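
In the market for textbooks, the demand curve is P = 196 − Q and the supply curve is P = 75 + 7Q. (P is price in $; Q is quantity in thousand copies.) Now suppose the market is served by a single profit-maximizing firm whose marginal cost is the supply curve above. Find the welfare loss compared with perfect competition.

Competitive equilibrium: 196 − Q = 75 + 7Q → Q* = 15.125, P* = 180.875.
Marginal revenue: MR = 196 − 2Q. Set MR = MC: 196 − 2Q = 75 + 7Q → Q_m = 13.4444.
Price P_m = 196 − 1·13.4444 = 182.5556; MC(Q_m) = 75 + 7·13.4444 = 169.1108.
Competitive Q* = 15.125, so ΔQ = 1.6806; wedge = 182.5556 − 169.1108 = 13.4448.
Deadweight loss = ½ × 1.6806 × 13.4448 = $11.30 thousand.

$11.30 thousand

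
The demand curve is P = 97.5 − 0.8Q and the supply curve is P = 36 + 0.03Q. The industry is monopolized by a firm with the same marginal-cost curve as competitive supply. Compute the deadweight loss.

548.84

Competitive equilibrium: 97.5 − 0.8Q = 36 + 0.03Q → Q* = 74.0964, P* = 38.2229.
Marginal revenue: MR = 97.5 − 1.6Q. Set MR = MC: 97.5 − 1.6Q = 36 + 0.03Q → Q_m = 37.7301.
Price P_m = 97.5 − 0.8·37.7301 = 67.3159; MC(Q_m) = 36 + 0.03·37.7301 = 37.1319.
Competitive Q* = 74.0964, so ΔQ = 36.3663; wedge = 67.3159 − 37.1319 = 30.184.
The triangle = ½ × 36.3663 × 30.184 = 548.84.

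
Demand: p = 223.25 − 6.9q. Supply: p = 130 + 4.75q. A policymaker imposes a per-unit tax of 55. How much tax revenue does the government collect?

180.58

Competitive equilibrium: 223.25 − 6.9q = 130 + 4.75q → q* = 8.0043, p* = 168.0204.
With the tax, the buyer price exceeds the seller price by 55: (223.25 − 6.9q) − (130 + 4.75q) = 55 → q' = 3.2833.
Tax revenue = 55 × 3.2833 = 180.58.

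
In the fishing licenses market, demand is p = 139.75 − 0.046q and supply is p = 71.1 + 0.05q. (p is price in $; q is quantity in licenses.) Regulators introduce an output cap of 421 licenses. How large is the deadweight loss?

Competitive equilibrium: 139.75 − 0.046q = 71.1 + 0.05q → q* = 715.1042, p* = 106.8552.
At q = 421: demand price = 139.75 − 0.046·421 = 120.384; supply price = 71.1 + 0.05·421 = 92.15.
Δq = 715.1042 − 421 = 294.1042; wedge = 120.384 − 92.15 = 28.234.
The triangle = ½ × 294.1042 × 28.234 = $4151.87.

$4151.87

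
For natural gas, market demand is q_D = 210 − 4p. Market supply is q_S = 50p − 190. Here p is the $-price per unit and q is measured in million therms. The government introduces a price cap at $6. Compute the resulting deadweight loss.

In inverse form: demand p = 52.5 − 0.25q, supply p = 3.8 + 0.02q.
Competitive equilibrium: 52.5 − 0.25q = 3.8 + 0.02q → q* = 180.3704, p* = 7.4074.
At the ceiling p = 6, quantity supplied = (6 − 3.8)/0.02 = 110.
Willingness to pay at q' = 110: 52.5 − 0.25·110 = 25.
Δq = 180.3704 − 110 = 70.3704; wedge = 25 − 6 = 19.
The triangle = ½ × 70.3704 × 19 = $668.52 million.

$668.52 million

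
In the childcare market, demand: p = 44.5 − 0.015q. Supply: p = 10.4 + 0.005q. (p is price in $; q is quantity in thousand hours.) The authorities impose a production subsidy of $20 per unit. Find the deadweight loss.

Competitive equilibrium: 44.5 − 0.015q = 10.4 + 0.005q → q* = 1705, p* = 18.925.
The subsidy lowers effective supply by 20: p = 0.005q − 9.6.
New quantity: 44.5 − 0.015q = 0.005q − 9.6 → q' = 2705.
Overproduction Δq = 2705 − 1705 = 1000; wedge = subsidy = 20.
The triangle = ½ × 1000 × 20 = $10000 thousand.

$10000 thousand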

_PROBLEM DETAILS_. Repeat the material above exactly, including every line.

_TASK SOLUTION_.
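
In the market for textbooks, the demand curve is P = 196 − Q and the supply curve is P = 75 + 7Q. (P is price in $; Q is quantity in thousand copies.) Now suppose the market is served by a single profit-maximizing firm whose marginal cost is the supply curve above. Find the welfare loss compared with perfect competition.

Competitive equilibrium: 196 − Q = 75 + 7Q → Q* = 15.125, P* = 180.875.
Marginal revenue: MR = 196 − 2Q. Set MR = MC: 196 − 2Q = 75 + 7Q → Q_m = 13.4444.
Price P_m = 196 − 1·13.4444 = 182.5556; MC(Q_m) = 75 + 7·13.4444 = 169.1108.
Competitive Q* = 15.125, so ΔQ = 1.6806; wedge = 182.5556 − 169.1108 = 13.4448.
Deadweight loss = ½ × 1.6806 × 13.4448 = $11.30 thousand.

$11.30 thousand

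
The demand curve is P = 97.5 − 0.8Q and the supply curve is P = 36 + 0.03Q. The industry is monopolized by a firm with the same marginal-cost curve as competitive supply. Compute the deadweight loss.

548.84

Competitive equilibrium: 97.5 − 0.8Q = 36 + 0.03Q → Q* = 74.0964, P* = 38.2229.
Marginal revenue: MR = 97.5 − 1.6Q. Set MR = MC: 97.5 − 1.6Q = 36 + 0.03Q → Q_m = 37.7301.
Price P_m = 97.5 − 0.8·37.7301 = 67.3159; MC(Q_m) = 36 + 0.03·37.7301 = 37.1319.
Competitive Q* = 74.0964, so ΔQ = 36.3663; wedge = 67.3159 − 37.1319 = 30.184.
The triangle = ½ × 36.3663 × 30.184 = 548.84.

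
Demand: p = 223.25 − 6.9q. Supply: p = 130 + 4.75q. A policymaker imposes a per-unit tax of 55. How much tax revenue does the government collect?

180.58

Competitive equilibrium: 223.25 − 6.9q = 130 + 4.75q → q* = 8.0043, p* = 168.0204.
With the tax, the buyer price exceeds the seller price by 55: (223.25 − 6.9q) − (130 + 4.75q) = 55 → q' = 3.2833.
Tax revenue = 55 × 3.2833 = 180.58.

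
In the fishing licenses market, demand is p = 139.75 − 0.046q and supply is p = 71.1 + 0.05q. (p is price in $; q is quantity in licenses.) Regulators introduce an output cap of 421 licenses. How large is the deadweight loss?

Competitive equilibrium: 139.75 − 0.046q = 71.1 + 0.05q → q* = 715.1042, p* = 106.8552.
At q = 421: demand price = 139.75 − 0.046·421 = 120.384; supply price = 71.1 + 0.05·421 = 92.15.
Δq = 715.1042 − 421 = 294.1042; wedge = 120.384 − 92.15 = 28.234.
The triangle = ½ × 294.1042 × 28.234 = $4151.87.

$4151.87

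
For natural gas, market demand is q_D = 210 − 4p. Market supply is q_S = 50p − 190. Here p is the $-price per unit and q is measured in million therms. The government introduces a price cap at $6. Compute the resulting deadweight loss.

In inverse form: demand p = 52.5 − 0.25q, supply p = 3.8 + 0.02q.
Competitive equilibrium: 52.5 − 0.25q = 3.8 + 0.02q → q* = 180.3704, p* = 7.4074.
At the ceiling p = 6, quantity supplied = (6 − 3.8)/0.02 = 110.
Willingness to pay at q' = 110: 52.5 − 0.25·110 = 25.
Δq = 180.3704 − 110 = 70.3704; wedge = 25 − 6 = 19.
The triangle = ½ × 70.3704 × 19 = $668.52 million.

$668.52 million

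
In the childcare market, demand: p = 44.5 − 0.015q. Supply: p = 10.4 + 0.005q. (p is price in $; q is quantity in thousand hours.) The authorities impose a production subsidy of $20 per unit. Find the deadweight loss.

Competitive equilibrium: 44.5 − 0.015q = 10.4 + 0.005q → q* = 1705, p* = 18.925.
The subsidy lowers effective supply by 20: p = 0.005q − 9.6.
New quantity: 44.5 − 0.015q = 0.005q − 9.6 → q' = 2705.
Overproduction Δq = 2705 − 1705 = 1000; wedge = subsidy = 20.
The triangle = ½ × 1000 × 20 = $10000 thousand.

$10000 thousand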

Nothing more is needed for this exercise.